Show, from the records below, all lines that contain the word "loop".

======

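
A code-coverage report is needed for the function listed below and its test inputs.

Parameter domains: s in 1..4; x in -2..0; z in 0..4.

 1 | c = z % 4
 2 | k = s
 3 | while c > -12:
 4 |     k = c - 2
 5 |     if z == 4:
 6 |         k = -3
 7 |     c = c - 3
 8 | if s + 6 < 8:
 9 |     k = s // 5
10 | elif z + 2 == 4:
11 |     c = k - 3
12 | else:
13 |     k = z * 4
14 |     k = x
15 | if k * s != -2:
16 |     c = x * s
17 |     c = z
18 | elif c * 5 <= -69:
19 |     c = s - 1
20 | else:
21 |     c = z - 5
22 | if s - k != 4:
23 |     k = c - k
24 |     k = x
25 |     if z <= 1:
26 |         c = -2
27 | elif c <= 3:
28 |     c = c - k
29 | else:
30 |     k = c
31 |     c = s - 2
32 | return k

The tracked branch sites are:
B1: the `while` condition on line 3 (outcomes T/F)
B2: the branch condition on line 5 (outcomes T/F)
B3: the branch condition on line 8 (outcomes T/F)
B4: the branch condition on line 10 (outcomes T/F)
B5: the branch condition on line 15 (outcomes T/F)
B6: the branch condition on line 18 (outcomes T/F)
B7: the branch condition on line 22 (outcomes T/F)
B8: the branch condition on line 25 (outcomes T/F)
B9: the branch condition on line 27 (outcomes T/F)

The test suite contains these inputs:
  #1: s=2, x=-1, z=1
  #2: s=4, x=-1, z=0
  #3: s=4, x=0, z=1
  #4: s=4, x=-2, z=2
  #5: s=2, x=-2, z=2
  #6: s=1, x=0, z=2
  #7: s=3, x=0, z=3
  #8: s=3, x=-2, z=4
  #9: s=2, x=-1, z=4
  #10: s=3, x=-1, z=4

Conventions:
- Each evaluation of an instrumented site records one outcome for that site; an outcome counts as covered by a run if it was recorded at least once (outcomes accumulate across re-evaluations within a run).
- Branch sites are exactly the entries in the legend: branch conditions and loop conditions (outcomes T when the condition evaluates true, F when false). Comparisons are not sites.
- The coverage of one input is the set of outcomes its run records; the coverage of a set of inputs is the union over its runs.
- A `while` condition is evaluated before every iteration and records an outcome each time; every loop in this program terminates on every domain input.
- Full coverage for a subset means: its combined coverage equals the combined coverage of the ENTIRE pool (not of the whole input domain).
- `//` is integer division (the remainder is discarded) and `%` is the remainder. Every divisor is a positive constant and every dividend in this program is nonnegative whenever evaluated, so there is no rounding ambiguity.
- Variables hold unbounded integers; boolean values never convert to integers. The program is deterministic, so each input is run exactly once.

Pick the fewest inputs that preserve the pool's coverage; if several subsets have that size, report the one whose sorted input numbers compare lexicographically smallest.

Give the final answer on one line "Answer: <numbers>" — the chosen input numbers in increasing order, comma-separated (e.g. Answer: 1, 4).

test 1 (s=2, x=-1, z=1) fires B1->T, B2->F, B1->T, B2->F, B1->T, B2->F, B1->T, B2->F, B1->T, B2->F, B1->F, B3->F, B4->F, B5->F, ...; hits B1=T, B1=F, B2=F, B3=F, B4=F, B5=F, B6=T, B7=T, B8=T
test 2 (s=4, x=-1, z=0) fires B1->T, B2->F, B1->T, B2->F, B1->T, B2->F, B1->T, B2->F, B1->F, B3->F, B4->F, B5->T, B7->T, B8->T; hits B1=T, B1=F, B2=F, B3=F, B4=F, B5=T, B7=T, B8=T
test 3 (s=4, x=0, z=1) fires B1->T, B2->F, B1->T, B2->F, B1->T, B2->F, B1->T, B2->F, B1->T, B2->F, B1->F, B3->F, B4->F, B5->T, ...; hits B1=T, B1=F, B2=F, B3=F, B4=F, B5=T, B7=F, B9=T
test 4 (s=4, x=-2, z=2) fires B1->T, B2->F, B1->T, B2->F, B1->T, B2->F, B1->T, B2->F, B1->T, B2->F, B1->F, B3->F, B4->T, B5->T, ...; hits B1=T, B1=F, B2=F, B3=F, B4=T, B5=T, B7=T, B8=F
test 5 (s=2, x=-2, z=2) fires B1->T, B2->F, B1->T, B2->F, B1->T, B2->F, B1->T, B2->F, B1->T, B2->F, B1->F, B3->F, B4->T, B5->T, ...; hits B1=T, B1=F, B2=F, B3=F, B4=T, B5=T, B7=T, B8=F
test 6 (s=1, x=0, z=2) fires B1->T, B2->F, B1->T, B2->F, B1->T, B2->F, B1->T, B2->F, B1->T, B2->F, B1->F, B3->T, B5->T, B7->T, ...; hits B1=T, B1=F, B2=F, B3=T, B5=T, B7=T, B8=F
test 7 (s=3, x=0, z=3) fires B1->T, B2->F, B1->T, B2->F, B1->T, B2->F, B1->T, B2->F, B1->T, B2->F, B1->F, B3->F, B4->F, B5->T, ...; hits B1=T, B1=F, B2=F, B3=F, B4=F, B5=T, B7=T, B8=F
test 8 (s=3, x=-2, z=4) fires B1->T, B2->T, B1->T, B2->T, B1->T, B2->T, B1->T, B2->T, B1->F, B3->F, B4->F, B5->T, B7->T, B8->F; hits B1=T, B1=F, B2=T, B3=F, B4=F, B5=T, B7=T, B8=F
test 9 (s=2, x=-1, z=4) fires B1->T, B2->T, B1->T, B2->T, B1->T, B2->T, B1->T, B2->T, B1->F, B3->F, B4->F, B5->F, B6->F, B7->T, ...; hits B1=T, B1=F, B2=T, B3=F, B4=F, B5=F, B6=F, B7=T, B8=F
test 10 (s=3, x=-1, z=4) fires B1->T, B2->T, B1->T, B2->T, B1->T, B2->T, B1->T, B2->T, B1->F, B3->F, B4->F, B5->T, B7->F, B9->F; hits B1=T, B1=F, B2=T, B3=F, B4=F, B5=T, B7=F, B9=F
union over all inputs: B1=T, B1=F, B2=T, B2=F, B3=T, B3=F, B4=T, B4=F, B5=T, B5=F, B6=T, B6=F, B7=T, B7=F, B8=T, B8=F, B9=T, B9=F (18 outcomes)
size 1 is not enough: best union over all size-1 subsets is 9/18
size 2 is not enough: best union over all size-2 subsets is 13/18
size 3 is not enough: best union over all size-3 subsets is 15/18
size 4 is not enough: best union over all size-4 subsets is 16/18
size 5 is not enough: best union over all size-5 subsets is 17/18
inputs {1, 3, 4, 6, 9, 10} (size 6) cover everything; no size-6 subset with a lexicographically smaller index list covers all 18

Answer: 1, 3, 4, 6, 9, 10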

======

- Response area
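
- Branch sites are exactly the entries in the legend: branch conditions and loop conditions (outcomes T when the condition evaluates true, F when false). Comparisons are not sites.
- A `while` condition is evaluated before every iteration and records an outcome each time; every loop in this program terminates on every domain input.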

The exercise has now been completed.